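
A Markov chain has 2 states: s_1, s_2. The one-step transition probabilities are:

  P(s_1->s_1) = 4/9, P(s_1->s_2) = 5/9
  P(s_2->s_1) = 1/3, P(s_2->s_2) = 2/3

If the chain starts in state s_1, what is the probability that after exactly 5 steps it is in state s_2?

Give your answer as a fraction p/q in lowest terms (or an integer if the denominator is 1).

Answer: 36905/59049

Derivation:
Computing P^5 by repeated multiplication:
P^1 =
  s_1: [4/9, 5/9]
  s_2: [1/3, 2/3]
P^2 =
  s_1: [31/81, 50/81]
  s_2: [10/27, 17/27]
P^3 =
  s_1: [274/729, 455/729]
  s_2: [91/243, 152/243]
P^4 =
  s_1: [2461/6561, 4100/6561]
  s_2: [820/2187, 1367/2187]
P^5 =
  s_1: [22144/59049, 36905/59049]
  s_2: [7381/19683, 12302/19683]

(P^5)[s_1 -> s_2] = 36905/59049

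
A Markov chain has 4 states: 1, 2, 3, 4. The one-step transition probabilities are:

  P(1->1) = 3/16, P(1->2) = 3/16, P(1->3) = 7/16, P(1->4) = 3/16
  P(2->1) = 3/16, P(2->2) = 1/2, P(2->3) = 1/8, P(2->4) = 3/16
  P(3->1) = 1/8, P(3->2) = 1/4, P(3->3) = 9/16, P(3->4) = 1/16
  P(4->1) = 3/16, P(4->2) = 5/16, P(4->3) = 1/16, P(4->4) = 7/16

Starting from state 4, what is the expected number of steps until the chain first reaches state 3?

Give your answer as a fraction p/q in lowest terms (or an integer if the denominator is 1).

Let h_i = expected steps to first reach 3 from state i.
Boundary: h_3 = 0.
First-step equations for the other states:
  h_1 = 1 + 3/16*h_1 + 3/16*h_2 + 7/16*h_3 + 3/16*h_4
  h_2 = 1 + 3/16*h_1 + 1/2*h_2 + 1/8*h_3 + 3/16*h_4
  h_4 = 1 + 3/16*h_1 + 5/16*h_2 + 1/16*h_3 + 7/16*h_4

Substituting h_3 = 0 and rearranging gives the linear system (I - Q) h = 1:
  [13/16, -3/16, -3/16] . (h_1, h_2, h_4) = 1
  [-3/16, 1/2, -3/16] . (h_1, h_2, h_4) = 1
  [-3/16, -5/16, 9/16] . (h_1, h_2, h_4) = 1

Solving yields:
  h_1 = 176/43
  h_2 = 256/43
  h_4 = 832/129

Starting state is 4, so the expected hitting time is h_4 = 832/129.

Answer: 832/129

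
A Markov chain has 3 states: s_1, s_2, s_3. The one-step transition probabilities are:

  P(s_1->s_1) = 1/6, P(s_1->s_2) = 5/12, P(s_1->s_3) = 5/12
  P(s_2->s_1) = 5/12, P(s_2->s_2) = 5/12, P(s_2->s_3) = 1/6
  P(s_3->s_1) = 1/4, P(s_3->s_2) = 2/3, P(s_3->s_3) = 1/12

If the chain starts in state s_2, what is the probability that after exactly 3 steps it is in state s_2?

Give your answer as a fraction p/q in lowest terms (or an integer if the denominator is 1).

Computing P^3 by repeated multiplication:
P^1 =
  s_1: [1/6, 5/12, 5/12]
  s_2: [5/12, 5/12, 1/6]
  s_3: [1/4, 2/3, 1/12]
P^2 =
  s_1: [11/36, 25/48, 25/144]
  s_2: [41/144, 11/24, 37/144]
  s_3: [49/144, 7/16, 2/9]
P^3 =
  s_1: [269/864, 265/576, 395/1728]
  s_2: [523/1728, 277/576, 187/864]
  s_3: [509/1728, 17/36, 403/1728]

(P^3)[s_2 -> s_2] = 277/576

Answer: 277/576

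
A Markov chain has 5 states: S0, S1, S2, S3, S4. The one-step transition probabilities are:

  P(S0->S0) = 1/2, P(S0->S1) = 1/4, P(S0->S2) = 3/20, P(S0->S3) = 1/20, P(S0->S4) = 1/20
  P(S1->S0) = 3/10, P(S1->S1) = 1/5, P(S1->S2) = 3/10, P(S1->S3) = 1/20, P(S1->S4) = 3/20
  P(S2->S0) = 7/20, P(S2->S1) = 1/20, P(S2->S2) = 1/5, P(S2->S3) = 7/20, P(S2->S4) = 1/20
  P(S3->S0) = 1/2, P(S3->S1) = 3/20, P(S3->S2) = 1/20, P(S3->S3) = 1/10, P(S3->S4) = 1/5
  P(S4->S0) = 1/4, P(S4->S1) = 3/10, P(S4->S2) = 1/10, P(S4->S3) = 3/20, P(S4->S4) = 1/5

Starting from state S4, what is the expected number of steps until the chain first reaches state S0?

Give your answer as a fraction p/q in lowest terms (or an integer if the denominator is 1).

Answer: 175480/55053

Derivation:
Let h_i = expected steps to first reach S0 from state i.
Boundary: h_S0 = 0.
First-step equations for the other states:
  h_S1 = 1 + 3/10*h_S0 + 1/5*h_S1 + 3/10*h_S2 + 1/20*h_S3 + 3/20*h_S4
  h_S2 = 1 + 7/20*h_S0 + 1/20*h_S1 + 1/5*h_S2 + 7/20*h_S3 + 1/20*h_S4
  h_S3 = 1 + 1/2*h_S0 + 3/20*h_S1 + 1/20*h_S2 + 1/10*h_S3 + 1/5*h_S4
  h_S4 = 1 + 1/4*h_S0 + 3/10*h_S1 + 1/10*h_S2 + 3/20*h_S3 + 1/5*h_S4

Substituting h_S0 = 0 and rearranging gives the linear system (I - Q) h = 1:
  [4/5, -3/10, -1/20, -3/20] . (h_S1, h_S2, h_S3, h_S4) = 1
  [-1/20, 4/5, -7/20, -1/20] . (h_S1, h_S2, h_S3, h_S4) = 1
  [-3/20, -1/20, 9/10, -1/5] . (h_S1, h_S2, h_S3, h_S4) = 1
  [-3/10, -1/10, -3/20, 4/5] . (h_S1, h_S2, h_S3, h_S4) = 1

Solving yields:
  h_S1 = 166400/55053
  h_S2 = 149780/55053
  h_S3 = 136220/55053
  h_S4 = 175480/55053

Starting state is S4, so the expected hitting time is h_S4 = 175480/55053.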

§ **To do**:
With no words changed, transcribe the records above.

§ **Completed exercise**:
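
A Markov chain has 2 states: s_1, s_2. The one-step transition probabilities are:

  P(s_1->s_1) = 4/9, P(s_1->s_2) = 5/9
  P(s_2->s_1) = 1/3, P(s_2->s_2) = 2/3

If the chain starts in state s_1, what is the probability that after exactly 5 steps it is in state s_2?

Give your answer as a fraction p/q in lowest terms (or an integer if the denominator is 1).

Answer: 36905/59049

Derivation:
Computing P^5 by repeated multiplication:
P^1 =
  s_1: [4/9, 5/9]
  s_2: [1/3, 2/3]
P^2 =
  s_1: [31/81, 50/81]
  s_2: [10/27, 17/27]
P^3 =
  s_1: [274/729, 455/729]
  s_2: [91/243, 152/243]
P^4 =
  s_1: [2461/6561, 4100/6561]
  s_2: [820/2187, 1367/2187]
P^5 =
  s_1: [22144/59049, 36905/59049]
  s_2: [7381/19683, 12302/19683]

(P^5)[s_1 -> s_2] = 36905/59049

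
A Markov chain has 4 states: 1, 2, 3, 4. The one-step transition probabilities are:

  P(1->1) = 3/16, P(1->2) = 3/16, P(1->3) = 7/16, P(1->4) = 3/16
  P(2->1) = 3/16, P(2->2) = 1/2, P(2->3) = 1/8, P(2->4) = 3/16
  P(3->1) = 1/8, P(3->2) = 1/4, P(3->3) = 9/16, P(3->4) = 1/16
  P(4->1) = 3/16, P(4->2) = 5/16, P(4->3) = 1/16, P(4->4) = 7/16

Starting from state 4, what is the expected number of steps until the chain first reaches state 3?

Give your answer as a fraction p/q in lowest terms (or an integer if the denominator is 1).

Let h_i = expected steps to first reach 3 from state i.
Boundary: h_3 = 0.
First-step equations for the other states:
  h_1 = 1 + 3/16*h_1 + 3/16*h_2 + 7/16*h_3 + 3/16*h_4
  h_2 = 1 + 3/16*h_1 + 1/2*h_2 + 1/8*h_3 + 3/16*h_4
  h_4 = 1 + 3/16*h_1 + 5/16*h_2 + 1/16*h_3 + 7/16*h_4

Substituting h_3 = 0 and rearranging gives the linear system (I - Q) h = 1:
  [13/16, -3/16, -3/16] . (h_1, h_2, h_4) = 1
  [-3/16, 1/2, -3/16] . (h_1, h_2, h_4) = 1
  [-3/16, -5/16, 9/16] . (h_1, h_2, h_4) = 1

Solving yields:
  h_1 = 176/43
  h_2 = 256/43
  h_4 = 832/129

Starting state is 4, so the expected hitting time is h_4 = 832/129.

Answer: 832/129

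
A Markov chain has 3 states: s_1, s_2, s_3. The one-step transition probabilities are:

  P(s_1->s_1) = 1/6, P(s_1->s_2) = 5/12, P(s_1->s_3) = 5/12
  P(s_2->s_1) = 5/12, P(s_2->s_2) = 5/12, P(s_2->s_3) = 1/6
  P(s_3->s_1) = 1/4, P(s_3->s_2) = 2/3, P(s_3->s_3) = 1/12

If the chain starts in state s_2, what is the probability that after exactly 3 steps it is in state s_2?

Give your answer as a fraction p/q in lowest terms (or an integer if the denominator is 1).

Computing P^3 by repeated multiplication:
P^1 =
  s_1: [1/6, 5/12, 5/12]
  s_2: [5/12, 5/12, 1/6]
  s_3: [1/4, 2/3, 1/12]
P^2 =
  s_1: [11/36, 25/48, 25/144]
  s_2: [41/144, 11/24, 37/144]
  s_3: [49/144, 7/16, 2/9]
P^3 =
  s_1: [269/864, 265/576, 395/1728]
  s_2: [523/1728, 277/576, 187/864]
  s_3: [509/1728, 17/36, 403/1728]

(P^3)[s_2 -> s_2] = 277/576

Answer: 277/576

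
A Markov chain has 5 states: S0, S1, S2, S3, S4. The one-step transition probabilities are:

  P(S0->S0) = 1/2, P(S0->S1) = 1/4, P(S0->S2) = 3/20, P(S0->S3) = 1/20, P(S0->S4) = 1/20
  P(S1->S0) = 3/10, P(S1->S1) = 1/5, P(S1->S2) = 3/10, P(S1->S3) = 1/20, P(S1->S4) = 3/20
  P(S2->S0) = 7/20, P(S2->S1) = 1/20, P(S2->S2) = 1/5, P(S2->S3) = 7/20, P(S2->S4) = 1/20
  P(S3->S0) = 1/2, P(S3->S1) = 3/20, P(S3->S2) = 1/20, P(S3->S3) = 1/10, P(S3->S4) = 1/5
  P(S4->S0) = 1/4, P(S4->S1) = 3/10, P(S4->S2) = 1/10, P(S4->S3) = 3/20, P(S4->S4) = 1/5

Starting from state S4, what is the expected number of steps until the chain first reaches state S0?

Give your answer as a fraction p/q in lowest terms (or an integer if the denominator is 1).

Answer: 175480/55053

Derivation:
Let h_i = expected steps to first reach S0 from state i.
Boundary: h_S0 = 0.
First-step equations for the other states:
  h_S1 = 1 + 3/10*h_S0 + 1/5*h_S1 + 3/10*h_S2 + 1/20*h_S3 + 3/20*h_S4
  h_S2 = 1 + 7/20*h_S0 + 1/20*h_S1 + 1/5*h_S2 + 7/20*h_S3 + 1/20*h_S4
  h_S3 = 1 + 1/2*h_S0 + 3/20*h_S1 + 1/20*h_S2 + 1/10*h_S3 + 1/5*h_S4
  h_S4 = 1 + 1/4*h_S0 + 3/10*h_S1 + 1/10*h_S2 + 3/20*h_S3 + 1/5*h_S4

Substituting h_S0 = 0 and rearranging gives the linear system (I - Q) h = 1:
  [4/5, -3/10, -1/20, -3/20] . (h_S1, h_S2, h_S3, h_S4) = 1
  [-1/20, 4/5, -7/20, -1/20] . (h_S1, h_S2, h_S3, h_S4) = 1
  [-3/20, -1/20, 9/10, -1/5] . (h_S1, h_S2, h_S3, h_S4) = 1
  [-3/10, -1/10, -3/20, 4/5] . (h_S1, h_S2, h_S3, h_S4) = 1

Solving yields:
  h_S1 = 166400/55053
  h_S2 = 149780/55053
  h_S3 = 136220/55053
  h_S4 = 175480/55053

Starting state is S4, so the expected hitting time is h_S4 = 175480/55053.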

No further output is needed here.